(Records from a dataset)
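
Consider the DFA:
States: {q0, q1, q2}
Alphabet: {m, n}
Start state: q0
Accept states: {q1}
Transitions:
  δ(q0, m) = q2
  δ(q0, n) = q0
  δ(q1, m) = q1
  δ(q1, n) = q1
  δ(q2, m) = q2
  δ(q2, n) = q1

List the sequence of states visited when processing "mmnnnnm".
read 'm': q0 → q2
  read 'm': q2 → q2
  read 'n': q2 → q1
  read 'n': q1 → q1
  read 'n': q1 → q1
  read 'n': q1 → q1
  read 'm': q1 → q1
q0 -> q2 -> q2 -> q1 -> q1 -> q1 -> q1 -> q1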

▶ **Activity**
Start at the line with "δ(q2, m) = q2" and stop at the end of the records. Write those lines out exactly and add nothing.

▶ **Written solution**
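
  δ(q2, m) = q2
  δ(q2, n) = q1

List the sequence of states visited when processing "mmnnnnm".
read 'm': q0 → q2
  read 'm': q2 → q2
  read 'n': q2 → q1
  read 'n': q1 → q1
  read 'n': q1 → q1
  read 'n': q1 → q1
  read 'm': q1 → q1
q0 -> q2 -> q2 -> q1 -> q1 -> q1 -> q1 -> q1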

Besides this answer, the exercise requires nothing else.